Task goal: Copy each line of the records that includes "grid".

Collected data:
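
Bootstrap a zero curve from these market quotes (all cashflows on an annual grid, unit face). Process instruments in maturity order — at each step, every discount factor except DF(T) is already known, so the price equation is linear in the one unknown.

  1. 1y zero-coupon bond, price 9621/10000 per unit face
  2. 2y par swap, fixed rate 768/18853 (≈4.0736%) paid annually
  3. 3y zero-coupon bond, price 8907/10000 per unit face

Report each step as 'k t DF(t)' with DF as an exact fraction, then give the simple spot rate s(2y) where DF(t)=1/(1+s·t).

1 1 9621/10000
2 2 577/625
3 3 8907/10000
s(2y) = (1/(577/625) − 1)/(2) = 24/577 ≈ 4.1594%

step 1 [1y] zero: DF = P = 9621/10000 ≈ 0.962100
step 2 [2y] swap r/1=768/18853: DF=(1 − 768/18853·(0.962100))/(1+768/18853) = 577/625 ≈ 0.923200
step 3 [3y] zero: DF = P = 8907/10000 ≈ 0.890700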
==
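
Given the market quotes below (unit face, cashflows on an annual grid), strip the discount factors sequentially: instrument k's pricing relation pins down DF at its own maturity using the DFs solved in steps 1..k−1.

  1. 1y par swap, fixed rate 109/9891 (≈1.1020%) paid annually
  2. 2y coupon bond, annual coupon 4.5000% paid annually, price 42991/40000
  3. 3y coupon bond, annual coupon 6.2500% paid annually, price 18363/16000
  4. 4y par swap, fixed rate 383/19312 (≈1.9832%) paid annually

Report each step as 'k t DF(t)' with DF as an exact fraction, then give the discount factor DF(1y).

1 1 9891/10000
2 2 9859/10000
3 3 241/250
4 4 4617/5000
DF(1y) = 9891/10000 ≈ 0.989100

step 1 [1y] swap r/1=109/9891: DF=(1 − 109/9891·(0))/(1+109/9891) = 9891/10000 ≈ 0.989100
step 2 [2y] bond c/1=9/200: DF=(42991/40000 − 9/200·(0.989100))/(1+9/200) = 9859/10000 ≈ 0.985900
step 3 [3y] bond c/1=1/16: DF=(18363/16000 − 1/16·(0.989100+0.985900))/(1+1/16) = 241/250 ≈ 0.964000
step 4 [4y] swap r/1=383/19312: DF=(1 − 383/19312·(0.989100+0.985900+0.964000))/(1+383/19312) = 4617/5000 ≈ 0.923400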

Result of the exercise:
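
Bootstrap a zero curve from these market quotes (all cashflows on an annual grid, unit face). Process instruments in maturity order — at each step, every discount factor except DF(T) is already known, so the price equation is linear in the one unknown.
Given the market quotes below (unit face, cashflows on an annual grid), strip the discount factors sequentially: instrument k's pricing relation pins down DF at its own maturity using the DFs solved in steps 1..k−1.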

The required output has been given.